- [Assignment] Could you output only the lines from the one containing "P(Lower followup amplifier" through the last line of the data, both included?

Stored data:
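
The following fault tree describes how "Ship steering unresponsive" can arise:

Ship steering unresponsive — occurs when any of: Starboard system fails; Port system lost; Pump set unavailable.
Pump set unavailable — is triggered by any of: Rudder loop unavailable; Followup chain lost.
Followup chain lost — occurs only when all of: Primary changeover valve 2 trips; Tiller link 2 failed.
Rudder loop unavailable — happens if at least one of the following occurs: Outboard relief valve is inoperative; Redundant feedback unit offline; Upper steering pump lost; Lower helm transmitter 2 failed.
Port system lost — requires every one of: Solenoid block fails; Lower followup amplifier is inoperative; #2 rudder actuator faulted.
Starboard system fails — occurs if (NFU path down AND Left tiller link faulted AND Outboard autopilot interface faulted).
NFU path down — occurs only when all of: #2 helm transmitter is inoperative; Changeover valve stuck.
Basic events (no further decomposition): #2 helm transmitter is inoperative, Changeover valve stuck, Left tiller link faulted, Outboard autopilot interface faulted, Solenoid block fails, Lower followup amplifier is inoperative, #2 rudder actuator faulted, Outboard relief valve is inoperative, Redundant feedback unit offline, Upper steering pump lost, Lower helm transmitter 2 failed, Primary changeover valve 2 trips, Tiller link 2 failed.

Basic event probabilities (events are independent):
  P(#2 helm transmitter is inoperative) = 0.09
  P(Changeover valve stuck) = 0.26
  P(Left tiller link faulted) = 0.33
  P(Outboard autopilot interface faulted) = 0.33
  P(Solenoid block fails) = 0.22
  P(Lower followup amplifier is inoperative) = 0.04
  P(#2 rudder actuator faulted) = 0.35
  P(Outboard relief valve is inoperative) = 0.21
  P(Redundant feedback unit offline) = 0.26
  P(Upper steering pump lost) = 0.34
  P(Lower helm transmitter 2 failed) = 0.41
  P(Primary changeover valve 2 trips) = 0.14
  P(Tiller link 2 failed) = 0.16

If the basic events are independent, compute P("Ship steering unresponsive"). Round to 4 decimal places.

P(NFU path down) [AND] = 0.09 × 0.26 = 0.023400
P(Starboard system fails) [AND] = 0.023400 × 0.33 × 0.33 = 0.002548
P(Port system lost) [AND] = 0.22 × 0.04 × 0.35 = 0.003080
P(Rudder loop unavailable) [OR] = 1 − (1−0.21) × (1−0.26) × (1−0.34) × (1−0.41) = 0.772357
P(Followup chain lost) [AND] = 0.14 × 0.16 = 0.022400
P(Pump set unavailable) [OR] = 1 − (1−0.772357) × (1−0.022400) = 0.777456
P(Ship steering unresponsive) [OR] = 1 − (1−0.002548) × (1−0.003080) × (1−0.777456) = 0.778707
Rounded to 4 decimal places: P(Ship steering unresponsive) ≈ 0.7787.

0.7787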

- [Problem solution]
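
  P(Lower followup amplifier is inoperative) = 0.04
  P(#2 rudder actuator faulted) = 0.35
  P(Outboard relief valve is inoperative) = 0.21
  P(Redundant feedback unit offline) = 0.26
  P(Upper steering pump lost) = 0.34
  P(Lower helm transmitter 2 failed) = 0.41
  P(Primary changeover valve 2 trips) = 0.14
  P(Tiller link 2 failed) = 0.16

If the basic events are independent, compute P("Ship steering unresponsive"). Round to 4 decimal places.

P(NFU path down) [AND] = 0.09 × 0.26 = 0.023400
P(Starboard system fails) [AND] = 0.023400 × 0.33 × 0.33 = 0.002548
P(Port system lost) [AND] = 0.22 × 0.04 × 0.35 = 0.003080
P(Rudder loop unavailable) [OR] = 1 − (1−0.21) × (1−0.26) × (1−0.34) × (1−0.41) = 0.772357
P(Followup chain lost) [AND] = 0.14 × 0.16 = 0.022400
P(Pump set unavailable) [OR] = 1 − (1−0.772357) × (1−0.022400) = 0.777456
P(Ship steering unresponsive) [OR] = 1 − (1−0.002548) × (1−0.003080) × (1−0.777456) = 0.778707
Rounded to 4 decimal places: P(Ship steering unresponsive) ≈ 0.7787.

0.7787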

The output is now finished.